■ What you will do ■
Nothing in the records below may change; print them all exactly.

■ Provided data ■
***
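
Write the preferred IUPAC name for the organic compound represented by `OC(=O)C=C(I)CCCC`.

3-iodohept-2-enoic acid

The longest chain bearing the –COOH group and the multiple bond is 7 carbons long (heptane).
A carboxylic acid (terminal –COOH) is the principal characteristic group, giving the suffix -oic acid.
A C=C double bond in the chain gives the infix -ene-.
The numbering direction is chosen so that the carboxylic acid carbon is C-1 by definition.
That gives the double bond between C-2 and C-3; an iodo group at C-3.
Assembling the pieces gives 3-iodohept-2-enoic acid.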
***
■ Result of the exercise ■
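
Write the preferred IUPAC name for the organic compound represented by `OC(=O)C=C(I)CCCC`.

3-iodohept-2-enoic acid

The longest chain bearing the –COOH group and the multiple bond is 7 carbons long (heptane).
A carboxylic acid (terminal –COOH) is the principal characteristic group, giving the suffix -oic acid.
A C=C double bond in the chain gives the infix -ene-.
The numbering direction is chosen so that the carboxylic acid carbon is C-1 by definition.
That gives the double bond between C-2 and C-3; an iodo group at C-3.
Assembling the pieces gives 3-iodohept-2-enoic acid.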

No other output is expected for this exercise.